Data to examine section start

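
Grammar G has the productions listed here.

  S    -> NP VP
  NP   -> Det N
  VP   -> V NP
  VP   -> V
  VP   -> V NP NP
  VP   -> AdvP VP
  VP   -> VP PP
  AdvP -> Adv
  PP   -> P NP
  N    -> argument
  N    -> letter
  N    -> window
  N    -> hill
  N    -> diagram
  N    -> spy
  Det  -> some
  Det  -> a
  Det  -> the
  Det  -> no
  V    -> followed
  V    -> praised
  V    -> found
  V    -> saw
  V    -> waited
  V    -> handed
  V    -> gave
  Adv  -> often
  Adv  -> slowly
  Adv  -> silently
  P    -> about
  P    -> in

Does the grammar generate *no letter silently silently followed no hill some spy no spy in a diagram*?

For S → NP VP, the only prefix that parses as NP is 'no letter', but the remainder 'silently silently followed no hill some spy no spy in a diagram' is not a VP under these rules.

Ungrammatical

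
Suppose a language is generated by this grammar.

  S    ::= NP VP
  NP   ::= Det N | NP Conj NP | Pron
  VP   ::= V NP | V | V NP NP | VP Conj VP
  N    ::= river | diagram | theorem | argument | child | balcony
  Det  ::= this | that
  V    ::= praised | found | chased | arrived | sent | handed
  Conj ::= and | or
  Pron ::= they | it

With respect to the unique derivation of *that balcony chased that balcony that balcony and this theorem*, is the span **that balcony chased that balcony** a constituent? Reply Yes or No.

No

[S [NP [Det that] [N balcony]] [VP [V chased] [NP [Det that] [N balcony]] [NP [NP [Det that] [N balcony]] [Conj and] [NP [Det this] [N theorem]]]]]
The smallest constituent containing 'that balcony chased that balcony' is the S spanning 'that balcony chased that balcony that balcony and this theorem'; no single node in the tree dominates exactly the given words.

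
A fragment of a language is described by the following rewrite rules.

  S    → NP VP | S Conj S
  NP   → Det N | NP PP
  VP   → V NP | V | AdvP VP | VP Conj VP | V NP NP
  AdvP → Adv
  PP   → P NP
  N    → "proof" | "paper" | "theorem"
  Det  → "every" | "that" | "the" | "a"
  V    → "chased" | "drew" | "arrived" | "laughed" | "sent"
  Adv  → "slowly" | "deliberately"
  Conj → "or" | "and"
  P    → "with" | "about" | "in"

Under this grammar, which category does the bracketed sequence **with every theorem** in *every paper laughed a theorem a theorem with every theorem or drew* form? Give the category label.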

Data to examine section end
Data to examine section start

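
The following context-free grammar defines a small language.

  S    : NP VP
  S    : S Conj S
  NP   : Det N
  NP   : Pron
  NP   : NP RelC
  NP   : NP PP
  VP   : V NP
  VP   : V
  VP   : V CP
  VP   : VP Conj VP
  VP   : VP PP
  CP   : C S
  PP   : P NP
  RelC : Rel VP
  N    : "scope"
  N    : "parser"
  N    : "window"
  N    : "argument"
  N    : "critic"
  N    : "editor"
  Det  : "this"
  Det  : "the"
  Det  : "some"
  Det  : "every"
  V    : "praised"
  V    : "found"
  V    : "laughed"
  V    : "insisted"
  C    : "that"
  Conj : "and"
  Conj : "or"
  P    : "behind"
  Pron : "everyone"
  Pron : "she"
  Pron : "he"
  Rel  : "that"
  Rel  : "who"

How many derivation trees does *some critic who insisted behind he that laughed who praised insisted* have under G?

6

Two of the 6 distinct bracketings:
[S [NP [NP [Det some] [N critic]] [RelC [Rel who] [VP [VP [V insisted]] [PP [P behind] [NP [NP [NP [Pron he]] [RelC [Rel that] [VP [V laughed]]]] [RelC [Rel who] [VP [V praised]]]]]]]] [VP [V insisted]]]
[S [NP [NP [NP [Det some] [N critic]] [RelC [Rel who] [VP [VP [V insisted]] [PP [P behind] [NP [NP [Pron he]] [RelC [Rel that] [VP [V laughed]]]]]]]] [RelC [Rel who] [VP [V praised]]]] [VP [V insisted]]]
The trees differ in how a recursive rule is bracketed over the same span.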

Data to examine section end

• **Exercise directions**: From the listing above, return the lines starting at the one with "NP | VP Conj VP" and ending at the one with "Pron ::= they | it", both kept, exactly as they appear and nothing more.

• **Reply to the task**:
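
  VP   ::= V NP | V | V NP NP | VP Conj VP
  N    ::= river | diagram | theorem | argument | child | balcony
  Det  ::= this | that
  V    ::= praised | found | chased | arrived | sent | handed
  Conj ::= and | or
  Pron ::= they | it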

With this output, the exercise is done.